> [Input records]:
▬▬▬▬▬▬▬▬▬▬

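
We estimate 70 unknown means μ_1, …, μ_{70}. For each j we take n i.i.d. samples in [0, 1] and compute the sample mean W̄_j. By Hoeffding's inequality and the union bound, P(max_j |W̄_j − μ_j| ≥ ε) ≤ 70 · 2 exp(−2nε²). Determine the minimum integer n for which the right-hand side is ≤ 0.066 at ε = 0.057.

1179

Need 2·70·exp(−2nε²) ≤ 0.066, i.e. exp(−2nε²) ≤ 0.066/140.
So 2nε² ≥ ln(140/0.066) = 7.659743.
Hence n ≥ 7.659743/(2·0.057²) = 1178.785.
The smallest integer n is 1179.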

▬▬▬▬▬▬▬▬▬▬

> [Problem statement]: When you repeat the data, keep each line exactly as given.

> [Finished exercise]:
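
We estimate 70 unknown means μ_1, …, μ_{70}. For each j we take n i.i.d. samples in [0, 1] and compute the sample mean W̄_j. By Hoeffding's inequality and the union bound, P(max_j |W̄_j − μ_j| ≥ ε) ≤ 70 · 2 exp(−2nε²). Determine the minimum integer n for which the right-hand side is ≤ 0.066 at ε = 0.057.

1179

Need 2·70·exp(−2nε²) ≤ 0.066, i.e. exp(−2nε²) ≤ 0.066/140.
So 2nε² ≥ ln(140/0.066) = 7.659743.
Hence n ≥ 7.659743/(2·0.057²) = 1178.785.
The smallest integer n is 1179.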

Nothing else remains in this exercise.